**Instructions for the task:**
From the first line to the last, give the records again exactly.

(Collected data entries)

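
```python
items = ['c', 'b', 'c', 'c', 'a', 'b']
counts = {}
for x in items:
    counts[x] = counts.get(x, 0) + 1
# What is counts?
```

Initial: counts = {}, items = ['c', 'b', 'c', 'c', 'a', 'b']
See 'c': counts = {'c': 1}
See 'b': counts = {'c': 1, 'b': 1}
See 'c': counts = {'c': 2, 'b': 1}
See 'c': counts = {'c': 3, 'b': 1}
See 'a': counts = {'c': 3, 'b': 1, 'a': 1}
See 'b': counts = {'c': 3, 'b': 2, 'a': 1}

{'c': 3, 'b': 2, 'a': 1}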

**Solution to this task:**
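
```python
items = ['c', 'b', 'c', 'c', 'a', 'b']
counts = {}
for x in items:
    counts[x] = counts.get(x, 0) + 1
# What is counts?
```

Initial: counts = {}, items = ['c', 'b', 'c', 'c', 'a', 'b']
See 'c': counts = {'c': 1}
See 'b': counts = {'c': 1, 'b': 1}
See 'c': counts = {'c': 2, 'b': 1}
See 'c': counts = {'c': 3, 'b': 1}
See 'a': counts = {'c': 3, 'b': 1, 'a': 1}
See 'b': counts = {'c': 3, 'b': 2, 'a': 1}

{'c': 3, 'b': 2, 'a': 1}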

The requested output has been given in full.